(RECORDS FOR PROCESSING)

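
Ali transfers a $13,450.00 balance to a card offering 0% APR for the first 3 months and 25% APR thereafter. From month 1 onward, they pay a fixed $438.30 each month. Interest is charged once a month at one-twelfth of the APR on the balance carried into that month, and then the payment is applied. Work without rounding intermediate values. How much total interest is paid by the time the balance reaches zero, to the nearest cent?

$6,145.14

Promo months 1–3 at r₀ = 0%/12 = 0; months 4+ at r₁ = 25%/12 = 0.0208333.
After month 3 (no interest yet): B = $13,450.00 − 3·$438.30 = $12,135.10.
Then at r₁ with $438.30/mo: n₂ = −ln(1 − r₁·B/P)/ln(1+r₁) ≈ 41.70 → 42 more payments.
Total paid = 44·$438.30 + $309.94 = $19,595.14; interest = $19,595.14 − $13,450.00 = $6,145.14.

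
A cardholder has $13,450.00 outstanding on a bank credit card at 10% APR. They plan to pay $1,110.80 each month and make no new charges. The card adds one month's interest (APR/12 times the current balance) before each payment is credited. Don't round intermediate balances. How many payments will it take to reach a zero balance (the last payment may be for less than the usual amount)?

13 payments

Monthly rate r = 10%/12 = 0.833333% = 0.00833333.
Recurrence: B ← B·(1+r) − $1,110.80.
Month 1: interest $112.08; balance after payment $12,451.28.
Month 2: interest $103.76; balance after payment $11,444.24.
Closed form: n = −ln(1 − rB₀/P)/ln(1+r) = −ln(0.8991)/ln(1.00833) ≈ 12.817, so the balance reaches zero during payment 13.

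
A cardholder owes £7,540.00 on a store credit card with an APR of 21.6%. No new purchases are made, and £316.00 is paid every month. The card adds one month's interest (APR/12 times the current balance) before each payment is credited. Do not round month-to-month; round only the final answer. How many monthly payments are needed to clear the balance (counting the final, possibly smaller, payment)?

32 payments

Monthly rate r = 21.6%/12 = 1.8% = 0.018.
Recurrence: B ← B·(1+r) − £316.00.
Month 1: interest £135.72; balance after payment £7,359.72.
Month 2: interest £132.47; balance after payment £7,176.19.
Closed form: n = −ln(1 − rB₀/P)/ln(1+r) = −ln(0.57051)/ln(1.018) ≈ 31.459, so the balance reaches zero during payment 32.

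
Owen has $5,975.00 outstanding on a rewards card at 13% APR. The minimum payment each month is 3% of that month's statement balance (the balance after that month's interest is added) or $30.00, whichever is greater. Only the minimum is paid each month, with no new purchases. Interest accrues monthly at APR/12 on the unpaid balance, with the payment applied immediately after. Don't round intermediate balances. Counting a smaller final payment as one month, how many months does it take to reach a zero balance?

133 months

Monthly rate r = 13%/12 = 1.08333% = 0.0108333.
While 3% of the post-interest balance exceeds $30.00, each month B ← (B·(1+r))·(1 − 0.03), i.e. B shrinks by the factor (1+r)·0.97 = 0.98051.
This holds for months 1–92. Entering month 93 the balance is $976.91; 3% of the post-interest balance is now below $30.00, so the flat $30.00 minimum applies from here.
From month 93 a fixed $30.00 at rate r clears $976.91 in 41 more payments. Total: 92 + 41 = 133 months.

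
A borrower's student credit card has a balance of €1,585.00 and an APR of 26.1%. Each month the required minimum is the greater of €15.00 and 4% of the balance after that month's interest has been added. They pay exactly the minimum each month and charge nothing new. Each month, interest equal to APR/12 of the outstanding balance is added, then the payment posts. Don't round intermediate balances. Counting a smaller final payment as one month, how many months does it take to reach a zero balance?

Monthly rate r = 26.1%/12 = 2.175% = 0.02175.
While 4% of the post-interest balance exceeds €15.00, each month B ← (B·(1+r))·(1 − 0.04), i.e. B shrinks by the factor (1+r)·0.96 = 0.98088.
This holds for months 1–76. Entering month 77 the balance is €365.46; 4% of the post-interest balance is now below €15.00, so the flat €15.00 minimum applies from here.
From month 77 a fixed €15.00 at rate r clears €365.46 in 36 more payments. Total: 76 + 36 = 112 months.

112 months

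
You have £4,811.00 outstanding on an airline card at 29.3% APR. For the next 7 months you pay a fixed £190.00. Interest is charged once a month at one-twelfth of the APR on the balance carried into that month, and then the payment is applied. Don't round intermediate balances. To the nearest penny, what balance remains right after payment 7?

£4,264.54

Monthly rate r = 29.3%/12 = 2.44167% = 0.0244167.
Each month: B ← B·(1+r) − £190.00.
Month 1: interest £117.47; balance after payment £4,738.47.
Month 2: interest £115.70; balance after payment £4,664.17.
Month 3: interest £113.88; balance after payment £4,588.05.
Month 4: interest £112.02; balance after payment £4,510.07.
Month 5: interest £110.12; balance after payment £4,430.20.
Month 6: interest £108.17; balance after payment £4,348.37.
Month 7: interest £106.17; balance after payment £4,264.54.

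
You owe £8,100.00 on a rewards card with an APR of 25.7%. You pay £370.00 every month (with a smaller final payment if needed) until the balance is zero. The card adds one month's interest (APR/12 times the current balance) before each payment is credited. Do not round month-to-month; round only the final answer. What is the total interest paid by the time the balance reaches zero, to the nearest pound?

Monthly rate r = 25.7%/12 = 2.14167% = 0.0214167.
Payoff takes n = ⌈−ln(1 − rB₀/P)/ln(1+r)⌉ = ⌈29.858⌉ = 30 payments; the last is £318.04.
Total paid = 29·£370.00 + £318.04 = £11,048.04.
Total interest = total paid − principal = £11,048.04 − £8,100.00 = £2,948.04.

£2,948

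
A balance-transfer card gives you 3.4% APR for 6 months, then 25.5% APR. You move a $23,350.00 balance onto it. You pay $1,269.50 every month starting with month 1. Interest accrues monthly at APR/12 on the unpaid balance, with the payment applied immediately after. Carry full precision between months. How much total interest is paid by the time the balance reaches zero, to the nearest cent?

Promo months 1–6 at r₀ = 3.4%/12 = 0.00283333; months 7+ at r₁ = 25.5%/12 = 0.02125.
After month 6: iterate B ← B·(1+r₀) − $1,269.50 for 6 months → $16,078.61.
Then at r₁ with $1,269.50/mo: n₂ = −ln(1 − r₁·B/P)/ln(1+r₁) ≈ 14.91 → 15 more payments.
Total paid = 20·$1,269.50 + $1,157.08 = $26,547.08; interest = $26,547.08 − $23,350.00 = $3,197.08.

$3,197.08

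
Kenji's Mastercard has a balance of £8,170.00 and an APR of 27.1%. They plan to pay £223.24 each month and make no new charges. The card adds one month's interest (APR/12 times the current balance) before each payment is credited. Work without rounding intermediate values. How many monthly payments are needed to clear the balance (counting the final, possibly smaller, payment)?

Monthly rate r = 27.1%/12 = 2.25833% = 0.0225833.
Recurrence: B ← B·(1+r) − £223.24.
Month 1: interest £184.51; balance after payment £8,131.27.
Month 2: interest £183.63; balance after payment £8,091.66.
Closed form: n = −ln(1 − rB₀/P)/ln(1+r) = −ln(0.17351)/ln(1.02258) ≈ 78.431, so the balance reaches zero during payment 79.

79 months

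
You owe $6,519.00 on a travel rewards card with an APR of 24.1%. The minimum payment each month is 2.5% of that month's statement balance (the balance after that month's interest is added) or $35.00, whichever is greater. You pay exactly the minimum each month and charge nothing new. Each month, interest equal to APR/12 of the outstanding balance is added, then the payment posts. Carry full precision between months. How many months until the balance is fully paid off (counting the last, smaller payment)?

Monthly rate r = 24.1%/12 = 2.00833% = 0.0200833.
While 2.5% of the post-interest balance exceeds $35.00, each month B ← (B·(1+r))·(1 − 0.025), i.e. B shrinks by the factor (1+r)·0.975 = 0.99458.
This holds for months 1–287. Entering month 288 the balance is $1,370.69; 2.5% of the post-interest balance is now below $35.00, so the flat $35.00 minimum applies from here.
From month 288 a fixed $35.00 at rate r clears $1,370.69 in 78 more payments. Total: 287 + 78 = 365 months.

365 months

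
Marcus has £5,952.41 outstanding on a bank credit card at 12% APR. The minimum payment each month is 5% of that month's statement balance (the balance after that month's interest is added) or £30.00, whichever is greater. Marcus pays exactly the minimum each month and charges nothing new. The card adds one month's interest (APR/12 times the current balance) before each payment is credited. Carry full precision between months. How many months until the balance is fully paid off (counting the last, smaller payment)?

78 months

Monthly rate r = 12%/12 = 1% = 0.01.
While 5% of the post-interest balance exceeds £30.00, each month B ← (B·(1+r))·(1 − 0.05), i.e. B shrinks by the factor (1+r)·0.95 = 0.9595.
This holds for months 1–56. Entering month 57 the balance is £587.78; 5% of the post-interest balance is now below £30.00, so the flat £30.00 minimum applies from here.
From month 57 a fixed £30.00 at rate r clears £587.78 in 22 more payments. Total: 56 + 22 = 78 months.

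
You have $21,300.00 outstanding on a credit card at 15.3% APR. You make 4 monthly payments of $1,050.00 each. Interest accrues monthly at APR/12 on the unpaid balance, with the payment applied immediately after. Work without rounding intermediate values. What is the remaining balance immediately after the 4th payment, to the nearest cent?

$18,126.24

Monthly rate r = 15.3%/12 = 1.275% = 0.01275.
Each month: B ← B·(1+r) − $1,050.00.
Month 1: interest $271.58; balance after payment $20,521.58.
Month 2: interest $261.65; balance after payment $19,733.23.
Month 3: interest $251.60; balance after payment $18,934.82.
Month 4: interest $241.42; balance after payment $18,126.24.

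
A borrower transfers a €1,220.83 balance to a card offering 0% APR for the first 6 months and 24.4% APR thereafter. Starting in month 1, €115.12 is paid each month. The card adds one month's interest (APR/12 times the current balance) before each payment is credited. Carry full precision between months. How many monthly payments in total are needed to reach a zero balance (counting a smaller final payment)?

Promo months 1–6 at r₀ = 0%/12 = 0; months 7+ at r₁ = 24.4%/12 = 0.0203333.
After month 6 (no interest yet): B = €1,220.83 − 6·€115.12 = €530.11.
Then at r₁ with €115.12/mo: n₂ = −ln(1 − r₁·B/P)/ln(1+r₁) ≈ 4.88 → 5 more payments.

11 payments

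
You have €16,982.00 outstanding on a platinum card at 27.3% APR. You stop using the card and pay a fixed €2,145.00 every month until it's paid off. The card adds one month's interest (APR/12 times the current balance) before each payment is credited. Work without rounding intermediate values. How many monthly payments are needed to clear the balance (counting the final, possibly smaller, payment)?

Monthly rate r = 27.3%/12 = 2.275% = 0.02275.
Recurrence: B ← B·(1+r) − €2,145.00.
Month 1: interest €386.34; balance after payment €15,223.34.
Month 2: interest €346.33; balance after payment €13,424.67.
Closed form: n = −ln(1 − rB₀/P)/ln(1+r) = −ln(0.81989)/ln(1.02275) ≈ 8.828, so the balance reaches zero during payment 9.

9 months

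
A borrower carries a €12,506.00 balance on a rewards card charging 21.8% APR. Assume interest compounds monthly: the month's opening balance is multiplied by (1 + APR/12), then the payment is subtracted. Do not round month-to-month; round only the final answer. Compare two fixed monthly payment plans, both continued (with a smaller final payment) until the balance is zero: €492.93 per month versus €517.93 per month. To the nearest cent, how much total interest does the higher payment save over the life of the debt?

€306.04

Monthly rate r = 21.8%/12 = 1.81667% = 0.0181667.
At €492.93/mo: n = ⌈−ln(1 − rB₀/P)/ln(1+r)⌉ = 35 payments (last €157.97); total interest = total paid − €12,506.00 = €4,411.59.
At €517.93/mo: 33 payments (last €37.79); total interest €4,105.55.
Interest saved = €4,411.59 − €4,105.55 = €306.04.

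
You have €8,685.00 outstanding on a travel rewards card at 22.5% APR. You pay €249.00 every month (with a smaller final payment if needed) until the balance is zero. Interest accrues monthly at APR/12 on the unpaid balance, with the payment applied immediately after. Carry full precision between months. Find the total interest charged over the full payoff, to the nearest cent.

€5,540.92

Monthly rate r = 22.5%/12 = 1.875% = 0.01875.
Payoff takes n = ⌈−ln(1 − rB₀/P)/ln(1+r)⌉ = ⌈57.131⌉ = 58 payments; the last is €32.92.
Total paid = 57·€249.00 + €32.92 = €14,225.92.
Total interest = total paid − principal = €14,225.92 − €8,685.00 = €5,540.92.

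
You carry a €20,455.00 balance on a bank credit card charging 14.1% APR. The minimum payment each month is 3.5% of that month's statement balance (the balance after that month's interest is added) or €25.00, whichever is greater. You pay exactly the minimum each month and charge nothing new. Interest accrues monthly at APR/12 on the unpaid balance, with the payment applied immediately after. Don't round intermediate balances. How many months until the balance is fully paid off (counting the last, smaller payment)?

176 months

Monthly rate r = 14.1%/12 = 1.175% = 0.01175.
While 3.5% of the post-interest balance exceeds €25.00, each month B ← (B·(1+r))·(1 − 0.035), i.e. B shrinks by the factor (1+r)·0.965 = 0.97634.
This holds for months 1–141. Entering month 142 the balance is €698.99; 3.5% of the post-interest balance is now below €25.00, so the flat €25.00 minimum applies from here.
From month 142 a fixed €25.00 at rate r clears €698.99 in 35 more payments. Total: 141 + 35 = 176 months.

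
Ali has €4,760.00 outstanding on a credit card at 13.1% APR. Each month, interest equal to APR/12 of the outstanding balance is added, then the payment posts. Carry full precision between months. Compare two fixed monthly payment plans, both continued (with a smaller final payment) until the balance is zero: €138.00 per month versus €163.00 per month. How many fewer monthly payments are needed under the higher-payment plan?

Monthly rate r = 13.1%/12 = 1.09167% = 0.0109167.
At €138.00/mo: n = ⌈−ln(1 − rB₀/P)/ln(1+r)⌉ = 44 payments (last €71.46); total interest = total paid − €4,760.00 = €1,245.46.
At €163.00/mo: 36 payments (last €58.41); total interest €1,003.41.
Payments saved = 44 − 36 = 8.

8 fewer payments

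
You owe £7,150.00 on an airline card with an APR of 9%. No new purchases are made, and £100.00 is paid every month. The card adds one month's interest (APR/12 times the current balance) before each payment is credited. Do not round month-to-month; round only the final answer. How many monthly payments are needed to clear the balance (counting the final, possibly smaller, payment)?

Monthly rate r = 9%/12 = 0.75% = 0.0075.
Recurrence: B ← B·(1+r) − £100.00.
Month 1: interest £53.62; balance after payment £7,103.62.
Month 2: interest £53.28; balance after payment £7,056.90.
Closed form: n = −ln(1 − rB₀/P)/ln(1+r) = −ln(0.46375)/ln(1.0075) ≈ 102.838, so the balance reaches zero during payment 103.

103 months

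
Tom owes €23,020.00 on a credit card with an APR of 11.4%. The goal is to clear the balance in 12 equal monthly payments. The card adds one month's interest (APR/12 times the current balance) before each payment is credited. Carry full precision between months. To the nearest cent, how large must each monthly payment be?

€2,038.84

Monthly rate r = 11.4%/12 = 0.95% = 0.0095.
Level-payment amortization: P = B₀·r / (1 − (1+r)^(−n)) = 23020.00·0.0095 / (1 − 1.0095^(−12)).
Denominator 1 − (1+r)^(−12) = 0.107261796.
P = 218.69 / 0.107261796 ≈ 2038.84.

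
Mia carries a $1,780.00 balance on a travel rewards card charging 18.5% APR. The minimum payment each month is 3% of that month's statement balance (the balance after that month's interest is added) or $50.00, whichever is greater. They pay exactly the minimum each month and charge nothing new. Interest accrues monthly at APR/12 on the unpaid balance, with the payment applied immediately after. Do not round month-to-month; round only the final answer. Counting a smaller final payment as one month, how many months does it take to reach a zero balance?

52 months

Monthly rate r = 18.5%/12 = 1.54167% = 0.0154167.
While 3% of the post-interest balance exceeds $50.00, each month B ← (B·(1+r))·(1 − 0.03), i.e. B shrinks by the factor (1+r)·0.97 = 0.98495.
This holds for months 1–6. Entering month 7 the balance is $1,625.23; 3% of the post-interest balance is now below $50.00, so the flat $50.00 minimum applies from here.
From month 7 a fixed $50.00 at rate r clears $1,625.23 in 46 more payments. Total: 6 + 46 = 52 months.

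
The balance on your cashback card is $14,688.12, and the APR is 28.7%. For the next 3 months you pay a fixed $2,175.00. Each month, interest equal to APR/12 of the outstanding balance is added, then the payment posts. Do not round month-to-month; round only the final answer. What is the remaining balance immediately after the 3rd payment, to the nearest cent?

Monthly rate r = 28.7%/12 = 2.39167% = 0.0239167.
Each month: B ← B·(1+r) − $2,175.00.
Month 1: interest $351.29; balance after payment $12,864.41.
Month 2: interest $307.67; balance after payment $10,997.08.
Month 3: interest $263.01; balance after payment $9,085.10.

$9,085.10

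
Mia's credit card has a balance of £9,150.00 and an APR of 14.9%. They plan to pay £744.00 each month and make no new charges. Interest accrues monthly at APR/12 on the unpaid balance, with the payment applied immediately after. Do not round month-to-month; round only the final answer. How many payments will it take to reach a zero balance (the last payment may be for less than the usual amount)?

Monthly rate r = 14.9%/12 = 1.24167% = 0.0124167.
Recurrence: B ← B·(1+r) − £744.00.
Month 1: interest £113.61; balance after payment £8,519.61.
Month 2: interest £105.79; balance after payment £7,881.40.
Closed form: n = −ln(1 − rB₀/P)/ln(1+r) = −ln(0.8473)/ln(1.01242) ≈ 13.428, so the balance reaches zero during payment 14.

14 months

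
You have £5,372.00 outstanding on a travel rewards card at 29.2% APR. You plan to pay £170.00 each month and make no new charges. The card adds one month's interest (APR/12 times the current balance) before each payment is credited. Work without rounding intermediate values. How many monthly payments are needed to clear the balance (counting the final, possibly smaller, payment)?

61 payments

Monthly rate r = 29.2%/12 = 2.43333% = 0.0243333.
Recurrence: B ← B·(1+r) − £170.00.
Month 1: interest £130.72; balance after payment £5,332.72.
Month 2: interest £129.76; balance after payment £5,292.48.
Closed form: n = −ln(1 − rB₀/P)/ln(1+r) = −ln(0.23107)/ln(1.02433) ≈ 60.937, so the balance reaches zero during payment 61.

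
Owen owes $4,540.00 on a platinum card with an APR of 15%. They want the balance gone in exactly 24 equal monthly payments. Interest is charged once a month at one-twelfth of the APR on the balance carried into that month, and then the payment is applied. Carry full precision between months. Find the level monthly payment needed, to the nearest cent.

Monthly rate r = 15%/12 = 1.25% = 0.0125.
Level-payment amortization: P = B₀·r / (1 − (1+r)^(−n)) = 4540.00·0.0125 / (1 − 1.0125^(−24)).
Denominator 1 − (1+r)^(−24) = 0.257802931.
P = 56.75 / 0.257802931 ≈ 220.13.

$220.13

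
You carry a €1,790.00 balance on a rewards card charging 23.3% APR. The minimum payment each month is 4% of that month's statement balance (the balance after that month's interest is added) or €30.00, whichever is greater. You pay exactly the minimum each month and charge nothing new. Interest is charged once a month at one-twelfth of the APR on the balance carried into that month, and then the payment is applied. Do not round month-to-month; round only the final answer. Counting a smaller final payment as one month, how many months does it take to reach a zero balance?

Monthly rate r = 23.3%/12 = 1.94167% = 0.0194167.
While 4% of the post-interest balance exceeds €30.00, each month B ← (B·(1+r))·(1 − 0.04), i.e. B shrinks by the factor (1+r)·0.96 = 0.97864.
This holds for months 1–42. Entering month 43 the balance is €722.80; 4% of the post-interest balance is now below €30.00, so the flat €30.00 minimum applies from here.
From month 43 a fixed €30.00 at rate r clears €722.80 in 33 more payments. Total: 42 + 33 = 75 months.

75 months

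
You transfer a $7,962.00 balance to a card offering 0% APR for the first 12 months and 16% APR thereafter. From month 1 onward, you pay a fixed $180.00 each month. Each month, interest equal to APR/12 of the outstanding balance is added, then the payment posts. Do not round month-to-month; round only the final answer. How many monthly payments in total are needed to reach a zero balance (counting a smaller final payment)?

Promo months 1–12 at r₀ = 0%/12 = 0; months 13+ at r₁ = 16%/12 = 0.0133333.
After month 12 (no interest yet): B = $7,962.00 − 12·$180.00 = $5,802.00.
Then at r₁ with $180.00/mo: n₂ = −ln(1 − r₁·B/P)/ln(1+r₁) ≈ 42.41 → 43 more payments.

55 payments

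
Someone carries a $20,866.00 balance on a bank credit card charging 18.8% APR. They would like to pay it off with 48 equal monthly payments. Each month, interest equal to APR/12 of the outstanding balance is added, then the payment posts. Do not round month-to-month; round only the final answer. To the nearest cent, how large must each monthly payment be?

$621.70

Monthly rate r = 18.8%/12 = 1.56667% = 0.0156667.
Level-payment amortization: P = B₀·r / (1 − (1+r)^(−n)) = 20866.00·0.0156667 / (1 − 1.01567^(−48)).
Denominator 1 − (1+r)^(−48) = 0.525820883.
P = 326.901 / 0.525820883 ≈ 621.70.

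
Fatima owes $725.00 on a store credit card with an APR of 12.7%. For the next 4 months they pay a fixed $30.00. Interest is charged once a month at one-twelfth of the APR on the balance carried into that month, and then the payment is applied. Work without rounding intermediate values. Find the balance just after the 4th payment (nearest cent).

$634.26

Monthly rate r = 12.7%/12 = 1.05833% = 0.0105833.
Each month: B ← B·(1+r) − $30.00.
Month 1: interest $7.67; balance after payment $702.67.
Month 2: interest $7.44; balance after payment $680.11.
Month 3: interest $7.20; balance after payment $657.31.
Month 4: interest $6.96; balance after payment $634.26.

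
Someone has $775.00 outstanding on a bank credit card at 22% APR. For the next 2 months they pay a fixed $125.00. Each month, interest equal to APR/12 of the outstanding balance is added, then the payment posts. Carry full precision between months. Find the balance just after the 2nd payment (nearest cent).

$551.39

Monthly rate r = 22%/12 = 1.83333% = 0.0183333.
Each month: B ← B·(1+r) − $125.00.
Month 1: interest $14.21; balance after payment $664.21.
Month 2: interest $12.18; balance after payment $551.39.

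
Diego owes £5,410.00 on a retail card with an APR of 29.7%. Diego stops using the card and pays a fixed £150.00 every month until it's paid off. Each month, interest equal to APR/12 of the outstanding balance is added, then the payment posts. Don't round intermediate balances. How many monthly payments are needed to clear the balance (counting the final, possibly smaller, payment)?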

(End RECORDS FOR PROCESSING)

:: WHAT YOU WILL DO ::
What is needed is a word-for-word restatement of every line from the one with "Someone has $775.00" to the end of the entries above.

:: RESPONSE TO THE EXERCISE ::
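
Someone has $775.00 outstanding on a bank credit card at 22% APR. For the next 2 months they pay a fixed $125.00. Each month, interest equal to APR/12 of the outstanding balance is added, then the payment posts. Carry full precision between months. Find the balance just after the 2nd payment (nearest cent).

$551.39

Monthly rate r = 22%/12 = 1.83333% = 0.0183333.
Each month: B ← B·(1+r) − $125.00.
Month 1: interest $14.21; balance after payment $664.21.
Month 2: interest $12.18; balance after payment $551.39.

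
Diego owes £5,410.00 on a retail card with an APR of 29.7%. Diego stops using the card and pays a fixed £150.00 every month until it's paid off. Each month, interest equal to APR/12 of the outstanding balance is added, then the payment posts. Don't round intermediate balances. How many monthly payments are needed to clear the balance (counting the final, possibly smaller, payment)?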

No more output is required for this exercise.